- Opening Delimiter -

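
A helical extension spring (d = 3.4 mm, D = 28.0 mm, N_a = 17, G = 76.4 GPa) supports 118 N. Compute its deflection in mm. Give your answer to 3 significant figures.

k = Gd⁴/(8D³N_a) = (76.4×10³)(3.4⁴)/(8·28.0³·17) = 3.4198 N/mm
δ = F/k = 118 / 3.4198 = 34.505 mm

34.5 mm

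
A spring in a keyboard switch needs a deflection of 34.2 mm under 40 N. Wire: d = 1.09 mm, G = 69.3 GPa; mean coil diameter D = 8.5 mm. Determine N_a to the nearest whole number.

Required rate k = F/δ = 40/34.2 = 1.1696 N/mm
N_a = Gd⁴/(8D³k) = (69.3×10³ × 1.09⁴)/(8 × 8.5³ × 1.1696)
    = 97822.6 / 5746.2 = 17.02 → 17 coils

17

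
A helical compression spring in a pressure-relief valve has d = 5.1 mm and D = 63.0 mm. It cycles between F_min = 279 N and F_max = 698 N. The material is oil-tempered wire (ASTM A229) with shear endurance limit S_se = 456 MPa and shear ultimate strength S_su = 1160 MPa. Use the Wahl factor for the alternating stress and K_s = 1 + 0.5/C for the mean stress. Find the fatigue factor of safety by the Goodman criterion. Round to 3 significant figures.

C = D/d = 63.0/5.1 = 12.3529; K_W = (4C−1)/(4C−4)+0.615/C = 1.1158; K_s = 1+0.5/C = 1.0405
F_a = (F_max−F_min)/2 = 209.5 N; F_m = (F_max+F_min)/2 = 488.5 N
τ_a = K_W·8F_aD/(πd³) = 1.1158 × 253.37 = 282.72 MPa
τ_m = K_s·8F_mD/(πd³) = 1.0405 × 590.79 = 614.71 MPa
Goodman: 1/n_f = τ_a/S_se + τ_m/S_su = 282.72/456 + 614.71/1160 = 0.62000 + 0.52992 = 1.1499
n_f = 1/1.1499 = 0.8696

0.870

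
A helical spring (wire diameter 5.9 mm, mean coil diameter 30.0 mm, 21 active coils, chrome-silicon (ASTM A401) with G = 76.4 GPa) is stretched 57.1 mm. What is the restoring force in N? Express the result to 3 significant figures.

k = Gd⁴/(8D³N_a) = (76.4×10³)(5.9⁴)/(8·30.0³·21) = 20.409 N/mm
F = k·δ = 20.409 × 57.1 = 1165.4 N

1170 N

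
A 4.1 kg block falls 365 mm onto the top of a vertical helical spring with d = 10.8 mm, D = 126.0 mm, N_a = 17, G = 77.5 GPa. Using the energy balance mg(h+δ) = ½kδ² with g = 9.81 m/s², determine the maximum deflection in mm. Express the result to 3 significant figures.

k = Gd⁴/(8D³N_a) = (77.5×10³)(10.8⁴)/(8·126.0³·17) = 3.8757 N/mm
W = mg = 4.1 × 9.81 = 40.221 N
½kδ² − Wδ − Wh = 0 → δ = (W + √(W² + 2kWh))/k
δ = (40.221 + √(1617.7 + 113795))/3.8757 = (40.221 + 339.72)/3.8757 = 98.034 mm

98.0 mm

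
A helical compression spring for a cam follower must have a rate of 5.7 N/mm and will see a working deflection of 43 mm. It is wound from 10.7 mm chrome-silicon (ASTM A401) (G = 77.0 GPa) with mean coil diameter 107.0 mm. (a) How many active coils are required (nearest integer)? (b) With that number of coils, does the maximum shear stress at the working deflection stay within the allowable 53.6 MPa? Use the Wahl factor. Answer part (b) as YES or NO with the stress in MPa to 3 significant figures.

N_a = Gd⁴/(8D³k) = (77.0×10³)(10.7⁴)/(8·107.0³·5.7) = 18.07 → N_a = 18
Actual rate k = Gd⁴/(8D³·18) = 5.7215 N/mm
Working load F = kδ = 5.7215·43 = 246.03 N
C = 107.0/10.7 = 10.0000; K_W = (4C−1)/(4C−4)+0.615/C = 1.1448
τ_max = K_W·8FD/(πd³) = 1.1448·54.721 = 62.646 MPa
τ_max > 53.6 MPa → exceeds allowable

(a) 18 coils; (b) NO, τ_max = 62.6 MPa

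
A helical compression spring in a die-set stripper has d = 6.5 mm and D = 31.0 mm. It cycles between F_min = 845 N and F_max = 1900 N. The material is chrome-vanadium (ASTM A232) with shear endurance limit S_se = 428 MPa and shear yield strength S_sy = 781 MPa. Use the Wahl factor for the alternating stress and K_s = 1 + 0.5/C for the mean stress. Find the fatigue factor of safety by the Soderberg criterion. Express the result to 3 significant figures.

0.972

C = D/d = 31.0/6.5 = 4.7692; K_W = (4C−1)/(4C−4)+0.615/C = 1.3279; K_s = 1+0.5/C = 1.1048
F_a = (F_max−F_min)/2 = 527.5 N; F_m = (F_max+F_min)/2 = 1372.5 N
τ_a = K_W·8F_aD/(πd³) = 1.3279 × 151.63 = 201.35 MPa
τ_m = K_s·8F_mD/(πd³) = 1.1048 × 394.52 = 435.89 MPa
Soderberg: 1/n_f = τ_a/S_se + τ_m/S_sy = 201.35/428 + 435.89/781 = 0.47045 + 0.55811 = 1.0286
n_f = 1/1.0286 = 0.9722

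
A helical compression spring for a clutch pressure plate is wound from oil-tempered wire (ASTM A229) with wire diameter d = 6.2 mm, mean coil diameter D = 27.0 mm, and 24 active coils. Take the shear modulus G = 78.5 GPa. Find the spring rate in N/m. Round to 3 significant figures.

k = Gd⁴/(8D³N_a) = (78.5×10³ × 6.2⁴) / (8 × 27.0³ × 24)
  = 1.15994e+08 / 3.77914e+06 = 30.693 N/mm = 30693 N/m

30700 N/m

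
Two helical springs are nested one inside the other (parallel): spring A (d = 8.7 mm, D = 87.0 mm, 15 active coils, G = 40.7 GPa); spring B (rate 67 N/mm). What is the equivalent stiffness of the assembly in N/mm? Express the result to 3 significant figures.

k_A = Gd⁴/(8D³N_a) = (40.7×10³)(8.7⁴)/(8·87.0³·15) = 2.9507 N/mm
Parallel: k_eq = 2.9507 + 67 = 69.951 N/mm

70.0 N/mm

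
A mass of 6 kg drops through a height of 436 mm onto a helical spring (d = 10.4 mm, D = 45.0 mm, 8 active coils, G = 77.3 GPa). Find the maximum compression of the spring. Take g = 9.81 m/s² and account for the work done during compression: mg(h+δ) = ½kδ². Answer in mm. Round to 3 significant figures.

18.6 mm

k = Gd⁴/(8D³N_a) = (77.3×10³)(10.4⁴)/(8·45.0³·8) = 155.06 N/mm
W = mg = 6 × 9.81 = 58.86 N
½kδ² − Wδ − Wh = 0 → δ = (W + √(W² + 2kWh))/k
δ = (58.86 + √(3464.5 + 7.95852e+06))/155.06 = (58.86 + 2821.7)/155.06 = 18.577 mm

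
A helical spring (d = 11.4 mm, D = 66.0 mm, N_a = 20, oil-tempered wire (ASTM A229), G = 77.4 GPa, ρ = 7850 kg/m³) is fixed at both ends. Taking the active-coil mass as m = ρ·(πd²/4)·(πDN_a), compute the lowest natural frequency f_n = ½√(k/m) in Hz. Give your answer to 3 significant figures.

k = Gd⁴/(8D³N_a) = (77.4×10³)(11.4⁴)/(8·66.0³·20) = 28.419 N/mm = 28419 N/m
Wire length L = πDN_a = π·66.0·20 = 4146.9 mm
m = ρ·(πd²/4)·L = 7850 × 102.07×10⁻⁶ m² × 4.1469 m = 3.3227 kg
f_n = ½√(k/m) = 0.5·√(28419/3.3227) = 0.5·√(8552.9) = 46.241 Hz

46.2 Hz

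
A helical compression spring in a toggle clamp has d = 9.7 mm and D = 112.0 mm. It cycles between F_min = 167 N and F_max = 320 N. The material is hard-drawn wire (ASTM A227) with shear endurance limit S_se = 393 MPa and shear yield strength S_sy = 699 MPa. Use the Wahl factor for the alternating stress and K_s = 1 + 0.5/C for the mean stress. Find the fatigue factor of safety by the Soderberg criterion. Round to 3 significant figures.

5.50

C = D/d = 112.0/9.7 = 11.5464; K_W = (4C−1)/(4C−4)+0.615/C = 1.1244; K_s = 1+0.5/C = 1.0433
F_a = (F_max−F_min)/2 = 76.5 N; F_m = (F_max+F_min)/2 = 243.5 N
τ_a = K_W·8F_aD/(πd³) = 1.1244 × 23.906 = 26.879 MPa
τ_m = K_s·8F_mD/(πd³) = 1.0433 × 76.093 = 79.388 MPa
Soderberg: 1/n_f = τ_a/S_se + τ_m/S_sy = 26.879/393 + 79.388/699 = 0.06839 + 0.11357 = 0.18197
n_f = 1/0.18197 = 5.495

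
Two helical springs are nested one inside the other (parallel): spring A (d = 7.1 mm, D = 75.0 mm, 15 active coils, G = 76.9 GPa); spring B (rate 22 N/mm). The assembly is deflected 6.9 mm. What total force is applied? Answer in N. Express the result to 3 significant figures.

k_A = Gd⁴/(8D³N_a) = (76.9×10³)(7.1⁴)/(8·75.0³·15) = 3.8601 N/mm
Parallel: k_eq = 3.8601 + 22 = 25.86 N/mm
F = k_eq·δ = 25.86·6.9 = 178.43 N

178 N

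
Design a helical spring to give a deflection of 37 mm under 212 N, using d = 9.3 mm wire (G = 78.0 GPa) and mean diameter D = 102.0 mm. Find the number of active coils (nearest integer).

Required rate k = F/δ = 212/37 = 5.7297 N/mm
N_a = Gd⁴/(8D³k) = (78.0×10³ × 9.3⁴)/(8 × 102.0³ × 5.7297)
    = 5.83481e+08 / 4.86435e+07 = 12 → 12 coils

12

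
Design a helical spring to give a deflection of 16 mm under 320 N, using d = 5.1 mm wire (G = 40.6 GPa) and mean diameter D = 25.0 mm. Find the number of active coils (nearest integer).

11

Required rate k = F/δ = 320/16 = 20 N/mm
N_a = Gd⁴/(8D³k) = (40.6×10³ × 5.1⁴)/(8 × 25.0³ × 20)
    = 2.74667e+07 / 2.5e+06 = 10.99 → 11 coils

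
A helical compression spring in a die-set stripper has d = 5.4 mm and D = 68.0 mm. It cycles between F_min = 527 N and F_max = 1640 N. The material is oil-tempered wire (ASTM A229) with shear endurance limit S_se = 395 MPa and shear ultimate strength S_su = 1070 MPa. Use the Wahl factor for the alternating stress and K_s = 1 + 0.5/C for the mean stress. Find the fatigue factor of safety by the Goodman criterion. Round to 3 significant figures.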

- Closing Delimiter -

**Problem description:** Everything from the line containing "Design a helical spring to give a deflection of 16" through the last line above should be set down exactly; include no other lines.

**Output for this exercise:**
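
Design a helical spring to give a deflection of 16 mm under 320 N, using d = 5.1 mm wire (G = 40.6 GPa) and mean diameter D = 25.0 mm. Find the number of active coils (nearest integer).

11

Required rate k = F/δ = 320/16 = 20 N/mm
N_a = Gd⁴/(8D³k) = (40.6×10³ × 5.1⁴)/(8 × 25.0³ × 20)
    = 2.74667e+07 / 2.5e+06 = 10.99 → 11 coils

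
A helical compression spring in a die-set stripper has d = 5.4 mm and D = 68.0 mm. It cycles between F_min = 527 N and F_max = 1640 N. The material is oil-tempered wire (ASTM A229) with shear endurance limit S_se = 395 MPa and shear ultimate strength S_su = 1070 MPa. Use the Wahl factor for the alternating stress and K_s = 1 + 0.5/C for the mean stress. Find the fatigue factor of safety by the Goodman criterion. Round to 3 significant figures.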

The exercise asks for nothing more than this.